(Items from a dataset)
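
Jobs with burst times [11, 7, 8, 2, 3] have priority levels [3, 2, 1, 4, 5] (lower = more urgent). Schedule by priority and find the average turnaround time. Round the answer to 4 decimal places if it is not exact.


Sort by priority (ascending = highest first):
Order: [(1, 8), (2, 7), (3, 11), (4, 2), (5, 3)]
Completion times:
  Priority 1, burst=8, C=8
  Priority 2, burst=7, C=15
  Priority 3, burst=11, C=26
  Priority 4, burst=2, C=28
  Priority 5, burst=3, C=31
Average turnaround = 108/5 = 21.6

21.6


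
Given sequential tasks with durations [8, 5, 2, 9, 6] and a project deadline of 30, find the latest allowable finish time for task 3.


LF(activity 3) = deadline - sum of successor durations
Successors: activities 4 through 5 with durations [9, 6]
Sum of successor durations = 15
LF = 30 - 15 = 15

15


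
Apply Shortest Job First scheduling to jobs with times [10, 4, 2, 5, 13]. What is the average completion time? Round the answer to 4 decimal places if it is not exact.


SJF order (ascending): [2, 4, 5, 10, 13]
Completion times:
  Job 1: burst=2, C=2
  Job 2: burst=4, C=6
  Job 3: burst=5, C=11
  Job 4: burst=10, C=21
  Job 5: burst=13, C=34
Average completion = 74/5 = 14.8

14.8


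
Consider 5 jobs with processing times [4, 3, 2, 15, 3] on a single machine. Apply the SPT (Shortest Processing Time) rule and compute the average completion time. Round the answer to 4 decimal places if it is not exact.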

---

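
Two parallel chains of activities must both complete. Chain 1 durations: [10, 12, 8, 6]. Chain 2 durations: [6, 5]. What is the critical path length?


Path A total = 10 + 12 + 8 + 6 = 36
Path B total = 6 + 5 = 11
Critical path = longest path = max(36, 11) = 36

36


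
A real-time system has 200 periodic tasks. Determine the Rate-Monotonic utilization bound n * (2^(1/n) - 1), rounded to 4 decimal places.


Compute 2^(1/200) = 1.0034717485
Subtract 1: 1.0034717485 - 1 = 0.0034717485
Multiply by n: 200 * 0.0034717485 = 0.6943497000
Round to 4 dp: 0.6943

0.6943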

...

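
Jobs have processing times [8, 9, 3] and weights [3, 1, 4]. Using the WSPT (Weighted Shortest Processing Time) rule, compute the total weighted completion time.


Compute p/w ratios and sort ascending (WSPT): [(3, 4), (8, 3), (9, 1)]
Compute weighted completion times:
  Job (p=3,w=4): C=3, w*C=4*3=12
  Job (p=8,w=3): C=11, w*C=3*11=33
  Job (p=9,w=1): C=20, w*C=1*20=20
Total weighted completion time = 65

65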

## WHAT THE TASK REQUIRES
Print, from the entries above, the line with "Given sequential tasks", the line with "Consider 5 jobs" and all lines between them, exactly and with nothing else.

## EXERCISE RESPONSE
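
Given sequential tasks with durations [8, 5, 2, 9, 6] and a project deadline of 30, find the latest allowable finish time for task 3.


LF(activity 3) = deadline - sum of successor durations
Successors: activities 4 through 5 with durations [9, 6]
Sum of successor durations = 15
LF = 30 - 15 = 15

15


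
Apply Shortest Job First scheduling to jobs with times [10, 4, 2, 5, 13]. What is the average completion time? Round the answer to 4 decimal places if it is not exact.


SJF order (ascending): [2, 4, 5, 10, 13]
Completion times:
  Job 1: burst=2, C=2
  Job 2: burst=4, C=6
  Job 3: burst=5, C=11
  Job 4: burst=10, C=21
  Job 5: burst=13, C=34
Average completion = 74/5 = 14.8

14.8


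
Consider 5 jobs with processing times [4, 3, 2, 15, 3] on a single machine. Apply the SPT (Shortest Processing Time) rule and compute the average completion time. Round the answer to 4 decimal places if it is not exact.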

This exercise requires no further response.